● Exercise details:
The lines to repeat are those below from the one containing "out, Feedwater pump 2 is down" down to the one containing "All other events", both included; reproduce them exactly and nothing else.

──────────────────────────────

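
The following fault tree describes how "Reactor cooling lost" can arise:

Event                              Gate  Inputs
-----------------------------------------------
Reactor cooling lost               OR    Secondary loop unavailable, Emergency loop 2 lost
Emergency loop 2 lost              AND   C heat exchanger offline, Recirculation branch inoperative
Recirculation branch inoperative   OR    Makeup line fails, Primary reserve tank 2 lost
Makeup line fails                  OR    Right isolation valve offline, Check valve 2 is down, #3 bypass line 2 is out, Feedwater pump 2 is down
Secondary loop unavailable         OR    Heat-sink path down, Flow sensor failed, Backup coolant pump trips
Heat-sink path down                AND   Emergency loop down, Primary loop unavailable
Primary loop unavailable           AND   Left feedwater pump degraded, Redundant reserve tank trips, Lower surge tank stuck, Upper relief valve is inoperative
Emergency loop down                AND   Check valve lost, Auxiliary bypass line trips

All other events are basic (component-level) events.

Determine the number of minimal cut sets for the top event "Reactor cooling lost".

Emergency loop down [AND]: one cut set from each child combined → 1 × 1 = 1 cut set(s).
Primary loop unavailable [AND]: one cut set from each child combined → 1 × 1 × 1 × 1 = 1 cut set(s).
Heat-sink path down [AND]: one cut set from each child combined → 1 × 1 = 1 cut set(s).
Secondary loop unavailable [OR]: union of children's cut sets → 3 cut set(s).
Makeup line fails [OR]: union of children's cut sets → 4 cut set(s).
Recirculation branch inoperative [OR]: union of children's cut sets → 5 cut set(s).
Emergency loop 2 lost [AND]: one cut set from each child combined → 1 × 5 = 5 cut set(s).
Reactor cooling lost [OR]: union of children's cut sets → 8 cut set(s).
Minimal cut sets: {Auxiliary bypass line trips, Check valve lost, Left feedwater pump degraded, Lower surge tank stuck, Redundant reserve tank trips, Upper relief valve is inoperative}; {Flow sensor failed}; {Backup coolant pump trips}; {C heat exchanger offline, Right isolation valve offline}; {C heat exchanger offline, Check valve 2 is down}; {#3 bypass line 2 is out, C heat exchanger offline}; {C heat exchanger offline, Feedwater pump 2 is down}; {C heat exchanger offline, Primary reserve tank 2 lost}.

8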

──────────────────────────────

● Answer space:
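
Makeup line fails                  OR    Right isolation valve offline, Check valve 2 is down, #3 bypass line 2 is out, Feedwater pump 2 is down
Secondary loop unavailable         OR    Heat-sink path down, Flow sensor failed, Backup coolant pump trips
Heat-sink path down                AND   Emergency loop down, Primary loop unavailable
Primary loop unavailable           AND   Left feedwater pump degraded, Redundant reserve tank trips, Lower surge tank stuck, Upper relief valve is inoperative
Emergency loop down                AND   Check valve lost, Auxiliary bypass line trips

All other events are basic (component-level) events.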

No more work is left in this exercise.